[Data excerpts]
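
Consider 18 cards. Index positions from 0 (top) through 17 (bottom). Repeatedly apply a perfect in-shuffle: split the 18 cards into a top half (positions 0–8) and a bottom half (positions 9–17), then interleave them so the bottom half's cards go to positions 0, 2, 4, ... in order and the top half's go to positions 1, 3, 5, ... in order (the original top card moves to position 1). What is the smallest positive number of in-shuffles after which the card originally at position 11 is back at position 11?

Follow position 11 under repeated in-shuffles:
11 → 4 → 9 → 0 → 1 → 3 → 7 → 15 → 12 → 6 → 13 → 8 → 17 → 16 → 14 → 10 → 2 → 5 → 11
It first returns after 18 in-shuffles.

18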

- **Description of the task**
Copy the entries word for word. Leave nothing out.

- **Your solution**
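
Consider 18 cards. Index positions from 0 (top) through 17 (bottom). Repeatedly apply a perfect in-shuffle: split the 18 cards into a top half (positions 0–8) and a bottom half (positions 9–17), then interleave them so the bottom half's cards go to positions 0, 2, 4, ... in order and the top half's go to positions 1, 3, 5, ... in order (the original top card moves to position 1). What is the smallest positive number of in-shuffles after which the card originally at position 11 is back at position 11?

Follow position 11 under repeated in-shuffles:
11 → 4 → 9 → 0 → 1 → 3 → 7 → 15 → 12 → 6 → 13 → 8 → 17 → 16 → 14 → 10 → 2 → 5 → 11
It first returns after 18 in-shuffles.

18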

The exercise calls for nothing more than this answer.